An exact retyping of every record is required.
--- ENTRIES SHOWN Enclosed Below ---
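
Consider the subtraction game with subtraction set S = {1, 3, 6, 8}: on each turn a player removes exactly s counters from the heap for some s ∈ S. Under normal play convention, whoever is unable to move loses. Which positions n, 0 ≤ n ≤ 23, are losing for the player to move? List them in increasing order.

n :  0  1  2  3  4  5  6  7  8  9 10 11 12 13 14 15 16 17 18 19 20 21 22 23
G :  0  1  0  1  0  1  2  3  2  0  1  0  1  0  1  2  3  2  0  1  0  1  0  1
P-positions are exactly the n with G(n) = 0.

0, 2, 4, 9, 11, 13, 18, 20, 22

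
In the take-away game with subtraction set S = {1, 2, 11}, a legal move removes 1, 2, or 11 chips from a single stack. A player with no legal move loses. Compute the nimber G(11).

n :  0  1  2  3  4  5  6  7  8  9 10 11
G :  0  1  2  0  1  2  0  1  2  0  1  2

2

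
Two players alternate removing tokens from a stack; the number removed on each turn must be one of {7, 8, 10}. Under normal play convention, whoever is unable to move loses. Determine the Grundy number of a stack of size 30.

G(0) = 0
G(1) = mex{} = 0
G(2) = mex{} = 0
G(3) = mex{} = 0
G(4) = mex{} = 0
G(5) = mex{} = 0
G(6) = mex{} = 0
G(7) = mex{0} = 1
G(8) = mex{0,0} = 1
G(9) = mex{0,0} = 1
G(10) = mex{0,0,0} = 1
G(11) = mex{0,0,0} = 1
G(12) = mex{0,0,0} = 1
G(13) = mex{0,0,0} = 1
G(14) = mex{1,0,0} = 2
G(15) = mex{1,1,0} = 2
G(16) = mex{1,1,0} = 2
G(17) = mex{1,1,1} = 0
G(18) = mex{1,1,1} = 0
G(19) = mex{1,1,1} = 0
G(20) = mex{1,1,1} = 0
G(21) = mex{2,1,1} = 0
G(22) = mex{2,2,1} = 0
G(23) = mex{2,2,1} = 0
G(24) = mex{0,2,2} = 1
G(25) = mex{0,0,2} = 1
G(26) = mex{0,0,2} = 1
G(27) = mex{0,0,0} = 1
G(28) = mex{0,0,0} = 1
G(29) = mex{0,0,0} = 1
G(30) = mex{0,0,0} = 1

1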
--- End of Enclosed ENTRIES SHOWN ---
> _EXERCISE SOLUTION_
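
Consider the subtraction game with subtraction set S = {1, 3, 6, 8}: on each turn a player removes exactly s counters from the heap for some s ∈ S. Under normal play convention, whoever is unable to move loses. Which positions n, 0 ≤ n ≤ 23, are losing for the player to move? List them in increasing order.

n :  0  1  2  3  4  5  6  7  8  9 10 11 12 13 14 15 16 17 18 19 20 21 22 23
G :  0  1  0  1  0  1  2  3  2  0  1  0  1  0  1  2  3  2  0  1  0  1  0  1
P-positions are exactly the n with G(n) = 0.

0, 2, 4, 9, 11, 13, 18, 20, 22

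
In the take-away game with subtraction set S = {1, 2, 11}, a legal move removes 1, 2, or 11 chips from a single stack. A player with no legal move loses. Compute the nimber G(11).

n :  0  1  2  3  4  5  6  7  8  9 10 11
G :  0  1  2  0  1  2  0  1  2  0  1  2

2

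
Two players alternate removing tokens from a stack; the number removed on each turn must be one of {7, 8, 10}. Under normal play convention, whoever is unable to move loses. Determine the Grundy number of a stack of size 30.

G(0) = 0
G(1) = mex{} = 0
G(2) = mex{} = 0
G(3) = mex{} = 0
G(4) = mex{} = 0
G(5) = mex{} = 0
G(6) = mex{} = 0
G(7) = mex{0} = 1
G(8) = mex{0,0} = 1
G(9) = mex{0,0} = 1
G(10) = mex{0,0,0} = 1
G(11) = mex{0,0,0} = 1
G(12) = mex{0,0,0} = 1
G(13) = mex{0,0,0} = 1
G(14) = mex{1,0,0} = 2
G(15) = mex{1,1,0} = 2
G(16) = mex{1,1,0} = 2
G(17) = mex{1,1,1} = 0
G(18) = mex{1,1,1} = 0
G(19) = mex{1,1,1} = 0
G(20) = mex{1,1,1} = 0
G(21) = mex{2,1,1} = 0
G(22) = mex{2,2,1} = 0
G(23) = mex{2,2,1} = 0
G(24) = mex{0,2,2} = 1
G(25) = mex{0,0,2} = 1
G(26) = mex{0,0,2} = 1
G(27) = mex{0,0,0} = 1
G(28) = mex{0,0,0} = 1
G(29) = mex{0,0,0} = 1
G(30) = mex{0,0,0} = 1

1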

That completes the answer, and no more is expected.